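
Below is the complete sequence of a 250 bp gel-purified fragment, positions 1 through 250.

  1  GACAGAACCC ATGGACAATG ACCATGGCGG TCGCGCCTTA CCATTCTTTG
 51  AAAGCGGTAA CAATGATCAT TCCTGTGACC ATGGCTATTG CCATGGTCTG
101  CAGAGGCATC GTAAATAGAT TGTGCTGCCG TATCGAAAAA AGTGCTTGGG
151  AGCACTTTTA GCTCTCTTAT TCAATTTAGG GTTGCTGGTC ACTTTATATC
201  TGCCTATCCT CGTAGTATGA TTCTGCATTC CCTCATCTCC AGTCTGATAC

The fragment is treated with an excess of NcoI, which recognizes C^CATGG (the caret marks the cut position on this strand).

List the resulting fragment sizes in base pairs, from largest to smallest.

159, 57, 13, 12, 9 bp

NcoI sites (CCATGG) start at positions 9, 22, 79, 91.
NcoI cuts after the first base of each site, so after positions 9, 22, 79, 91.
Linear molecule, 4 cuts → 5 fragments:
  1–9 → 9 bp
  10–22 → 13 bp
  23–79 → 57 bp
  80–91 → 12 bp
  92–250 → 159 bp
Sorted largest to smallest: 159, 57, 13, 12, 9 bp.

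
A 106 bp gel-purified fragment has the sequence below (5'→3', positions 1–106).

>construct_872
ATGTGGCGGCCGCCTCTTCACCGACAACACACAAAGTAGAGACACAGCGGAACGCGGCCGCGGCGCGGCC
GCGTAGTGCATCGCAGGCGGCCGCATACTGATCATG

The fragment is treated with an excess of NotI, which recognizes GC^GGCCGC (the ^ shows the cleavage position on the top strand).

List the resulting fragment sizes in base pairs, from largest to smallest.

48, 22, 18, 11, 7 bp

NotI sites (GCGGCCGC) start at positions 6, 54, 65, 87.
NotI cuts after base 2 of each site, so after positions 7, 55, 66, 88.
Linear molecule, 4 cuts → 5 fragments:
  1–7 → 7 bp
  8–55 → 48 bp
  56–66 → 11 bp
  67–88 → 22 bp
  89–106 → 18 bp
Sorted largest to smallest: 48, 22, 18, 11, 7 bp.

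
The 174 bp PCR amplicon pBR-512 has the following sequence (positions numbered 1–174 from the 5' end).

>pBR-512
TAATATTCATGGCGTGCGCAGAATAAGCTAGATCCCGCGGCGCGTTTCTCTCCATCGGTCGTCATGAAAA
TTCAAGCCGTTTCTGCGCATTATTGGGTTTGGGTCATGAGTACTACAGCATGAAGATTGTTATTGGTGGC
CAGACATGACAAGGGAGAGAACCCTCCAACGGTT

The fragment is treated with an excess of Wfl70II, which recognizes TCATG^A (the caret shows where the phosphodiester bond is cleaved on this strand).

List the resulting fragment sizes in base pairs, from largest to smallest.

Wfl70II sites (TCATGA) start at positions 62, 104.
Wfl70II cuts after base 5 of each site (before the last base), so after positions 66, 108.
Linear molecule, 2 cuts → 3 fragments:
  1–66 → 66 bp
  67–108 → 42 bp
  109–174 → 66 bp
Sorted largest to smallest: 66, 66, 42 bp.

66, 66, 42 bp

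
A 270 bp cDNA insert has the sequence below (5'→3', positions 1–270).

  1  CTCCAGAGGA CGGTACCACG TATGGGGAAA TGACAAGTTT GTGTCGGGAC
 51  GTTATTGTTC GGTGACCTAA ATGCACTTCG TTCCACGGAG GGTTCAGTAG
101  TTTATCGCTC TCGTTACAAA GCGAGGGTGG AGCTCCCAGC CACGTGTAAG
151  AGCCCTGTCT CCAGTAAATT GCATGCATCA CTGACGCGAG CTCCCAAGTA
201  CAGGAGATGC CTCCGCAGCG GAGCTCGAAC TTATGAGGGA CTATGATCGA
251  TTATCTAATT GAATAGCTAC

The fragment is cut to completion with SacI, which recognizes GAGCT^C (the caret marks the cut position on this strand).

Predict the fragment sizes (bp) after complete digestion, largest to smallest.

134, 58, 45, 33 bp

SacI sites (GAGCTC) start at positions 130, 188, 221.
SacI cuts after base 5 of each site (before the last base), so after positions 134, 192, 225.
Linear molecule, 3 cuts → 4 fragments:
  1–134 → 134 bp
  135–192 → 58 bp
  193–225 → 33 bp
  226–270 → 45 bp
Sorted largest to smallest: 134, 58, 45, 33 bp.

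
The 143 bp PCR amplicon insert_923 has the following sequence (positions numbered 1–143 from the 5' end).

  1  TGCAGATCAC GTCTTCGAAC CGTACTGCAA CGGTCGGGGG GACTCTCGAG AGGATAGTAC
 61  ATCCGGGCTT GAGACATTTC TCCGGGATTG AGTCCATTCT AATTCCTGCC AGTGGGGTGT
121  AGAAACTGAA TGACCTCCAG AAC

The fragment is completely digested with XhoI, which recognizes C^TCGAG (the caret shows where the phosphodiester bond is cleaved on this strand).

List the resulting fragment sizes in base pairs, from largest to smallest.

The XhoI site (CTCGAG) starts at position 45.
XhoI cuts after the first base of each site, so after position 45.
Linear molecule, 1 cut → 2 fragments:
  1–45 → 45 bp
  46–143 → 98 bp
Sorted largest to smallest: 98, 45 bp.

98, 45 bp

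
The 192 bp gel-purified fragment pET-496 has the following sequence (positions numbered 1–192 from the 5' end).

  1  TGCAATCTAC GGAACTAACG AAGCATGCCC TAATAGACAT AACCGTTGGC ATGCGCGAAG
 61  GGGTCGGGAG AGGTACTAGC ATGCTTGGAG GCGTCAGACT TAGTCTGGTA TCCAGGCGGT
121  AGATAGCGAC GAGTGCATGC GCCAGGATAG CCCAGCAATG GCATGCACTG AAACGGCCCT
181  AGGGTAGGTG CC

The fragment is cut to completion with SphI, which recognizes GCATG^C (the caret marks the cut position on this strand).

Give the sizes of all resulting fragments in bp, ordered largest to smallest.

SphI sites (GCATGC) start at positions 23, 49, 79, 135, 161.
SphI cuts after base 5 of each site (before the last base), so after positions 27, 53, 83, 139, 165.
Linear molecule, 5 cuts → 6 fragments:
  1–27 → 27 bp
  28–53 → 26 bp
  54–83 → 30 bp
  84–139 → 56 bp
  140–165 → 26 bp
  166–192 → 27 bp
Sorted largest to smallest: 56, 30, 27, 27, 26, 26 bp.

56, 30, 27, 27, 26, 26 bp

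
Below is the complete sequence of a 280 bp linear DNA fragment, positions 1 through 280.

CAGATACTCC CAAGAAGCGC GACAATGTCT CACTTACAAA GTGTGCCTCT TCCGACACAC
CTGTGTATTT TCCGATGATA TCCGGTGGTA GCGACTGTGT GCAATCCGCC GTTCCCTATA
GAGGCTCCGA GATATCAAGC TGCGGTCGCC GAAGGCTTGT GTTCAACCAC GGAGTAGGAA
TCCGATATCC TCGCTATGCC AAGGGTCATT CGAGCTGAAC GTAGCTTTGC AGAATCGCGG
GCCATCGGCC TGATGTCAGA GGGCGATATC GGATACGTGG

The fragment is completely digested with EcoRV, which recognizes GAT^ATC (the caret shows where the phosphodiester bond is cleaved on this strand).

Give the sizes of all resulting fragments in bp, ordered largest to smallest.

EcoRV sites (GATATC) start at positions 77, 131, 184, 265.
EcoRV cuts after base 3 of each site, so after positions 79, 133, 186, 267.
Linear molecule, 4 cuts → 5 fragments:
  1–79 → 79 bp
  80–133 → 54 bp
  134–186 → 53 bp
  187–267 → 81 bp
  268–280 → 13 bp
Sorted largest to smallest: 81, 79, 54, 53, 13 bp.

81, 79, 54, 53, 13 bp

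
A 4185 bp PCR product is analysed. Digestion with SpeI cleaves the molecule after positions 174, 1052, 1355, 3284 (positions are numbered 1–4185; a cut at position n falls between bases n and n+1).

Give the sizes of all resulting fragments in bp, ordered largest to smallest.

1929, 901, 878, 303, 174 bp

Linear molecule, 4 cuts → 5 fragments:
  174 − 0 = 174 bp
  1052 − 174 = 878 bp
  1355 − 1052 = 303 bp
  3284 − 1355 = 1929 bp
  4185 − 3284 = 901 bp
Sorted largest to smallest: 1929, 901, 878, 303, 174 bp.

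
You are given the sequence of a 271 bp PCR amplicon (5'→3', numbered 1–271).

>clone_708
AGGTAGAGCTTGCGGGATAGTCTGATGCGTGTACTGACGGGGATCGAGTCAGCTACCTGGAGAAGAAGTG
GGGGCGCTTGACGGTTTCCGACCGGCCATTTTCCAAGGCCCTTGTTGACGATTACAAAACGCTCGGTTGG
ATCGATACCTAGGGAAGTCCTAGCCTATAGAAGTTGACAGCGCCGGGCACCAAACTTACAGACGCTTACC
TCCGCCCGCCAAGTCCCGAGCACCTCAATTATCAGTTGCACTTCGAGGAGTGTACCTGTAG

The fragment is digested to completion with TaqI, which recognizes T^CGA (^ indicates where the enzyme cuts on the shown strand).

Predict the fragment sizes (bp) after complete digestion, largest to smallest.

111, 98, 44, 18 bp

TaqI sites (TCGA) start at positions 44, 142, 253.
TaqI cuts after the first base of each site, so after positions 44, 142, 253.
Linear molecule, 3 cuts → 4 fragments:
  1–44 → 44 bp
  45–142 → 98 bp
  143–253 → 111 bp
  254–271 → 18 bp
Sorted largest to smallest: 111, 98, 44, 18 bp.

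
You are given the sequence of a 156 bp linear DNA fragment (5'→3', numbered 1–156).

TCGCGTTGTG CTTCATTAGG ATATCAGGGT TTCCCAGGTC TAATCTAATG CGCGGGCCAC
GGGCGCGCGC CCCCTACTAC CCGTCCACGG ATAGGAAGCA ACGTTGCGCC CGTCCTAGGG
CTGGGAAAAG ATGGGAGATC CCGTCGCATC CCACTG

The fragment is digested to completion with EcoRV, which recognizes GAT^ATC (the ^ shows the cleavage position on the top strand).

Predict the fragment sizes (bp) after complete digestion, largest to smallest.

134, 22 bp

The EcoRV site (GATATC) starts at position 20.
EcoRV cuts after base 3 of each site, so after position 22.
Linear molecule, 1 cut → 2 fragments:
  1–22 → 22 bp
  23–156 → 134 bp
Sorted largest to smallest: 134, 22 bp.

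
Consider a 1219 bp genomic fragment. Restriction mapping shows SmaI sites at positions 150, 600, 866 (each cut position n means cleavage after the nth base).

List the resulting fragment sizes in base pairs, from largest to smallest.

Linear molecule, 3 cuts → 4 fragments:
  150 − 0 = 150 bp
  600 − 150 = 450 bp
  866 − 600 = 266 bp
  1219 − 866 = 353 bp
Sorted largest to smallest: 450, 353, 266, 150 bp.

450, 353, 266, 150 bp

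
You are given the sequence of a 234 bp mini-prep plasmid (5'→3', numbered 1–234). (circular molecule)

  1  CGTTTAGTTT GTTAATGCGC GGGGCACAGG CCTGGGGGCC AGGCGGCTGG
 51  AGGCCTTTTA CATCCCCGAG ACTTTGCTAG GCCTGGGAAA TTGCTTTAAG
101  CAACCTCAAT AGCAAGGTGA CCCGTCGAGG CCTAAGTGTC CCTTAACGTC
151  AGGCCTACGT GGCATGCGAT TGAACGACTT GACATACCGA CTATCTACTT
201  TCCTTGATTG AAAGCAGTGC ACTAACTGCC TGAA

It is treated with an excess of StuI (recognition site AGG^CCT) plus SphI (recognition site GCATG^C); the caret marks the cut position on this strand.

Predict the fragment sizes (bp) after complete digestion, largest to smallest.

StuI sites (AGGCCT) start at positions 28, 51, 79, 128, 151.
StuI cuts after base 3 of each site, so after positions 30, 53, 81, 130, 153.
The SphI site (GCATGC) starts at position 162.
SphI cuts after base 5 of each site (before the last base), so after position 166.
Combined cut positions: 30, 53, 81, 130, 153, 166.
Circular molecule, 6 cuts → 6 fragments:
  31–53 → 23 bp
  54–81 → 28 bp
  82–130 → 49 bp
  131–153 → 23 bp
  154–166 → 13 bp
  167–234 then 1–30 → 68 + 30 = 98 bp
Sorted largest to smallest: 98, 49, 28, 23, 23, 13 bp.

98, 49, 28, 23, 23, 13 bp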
════
• To do: Every line in the data above that contains the word "completely" counts; report how many there are and nothing more.

• Solved exercise: 2